_Task prompt_
What you return should be every record, retyped without a single change.

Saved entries
▬▬▬▬▬▬
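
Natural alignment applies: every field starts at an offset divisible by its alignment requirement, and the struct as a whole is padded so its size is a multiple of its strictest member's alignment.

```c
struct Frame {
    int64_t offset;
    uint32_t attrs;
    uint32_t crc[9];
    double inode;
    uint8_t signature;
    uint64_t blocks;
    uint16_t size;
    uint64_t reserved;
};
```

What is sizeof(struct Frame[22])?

1936

offset at 0 (size 8, align 8) → ends 8
attrs at 8 (size 4, align 4) → ends 12
crc at 12 (size 36, align 4) → ends 48
inode at 48 (size 8, align 8) → ends 56
signature at 56 (size 1, align 1) → ends 57
pad 7 to align 8 for blocks
blocks at 64 (size 8, align 8) → ends 72
size at 72 (size 2, align 2) → ends 74
pad 6 to align 8 for reserved
reserved at 80 (size 8, align 8) → ends 88
total 88 bytes, alignment 8
array of 22: 22 × 88 = 1936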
▬▬▬▬▬▬
_Task response_
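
Natural alignment applies: every field starts at an offset divisible by its alignment requirement, and the struct as a whole is padded so its size is a multiple of its strictest member's alignment.

```c
struct Frame {
    int64_t offset;
    uint32_t attrs;
    uint32_t crc[9];
    double inode;
    uint8_t signature;
    uint64_t blocks;
    uint16_t size;
    uint64_t reserved;
};
```

What is sizeof(struct Frame[22])?

1936

offset at 0 (size 8, align 8) → ends 8
attrs at 8 (size 4, align 4) → ends 12
crc at 12 (size 36, align 4) → ends 48
inode at 48 (size 8, align 8) → ends 56
signature at 56 (size 1, align 1) → ends 57
pad 7 to align 8 for blocks
blocks at 64 (size 8, align 8) → ends 72
size at 72 (size 2, align 2) → ends 74
pad 6 to align 8 for reserved
reserved at 80 (size 8, align 8) → ends 88
total 88 bytes, alignment 8
array of 22: 22 × 88 = 1936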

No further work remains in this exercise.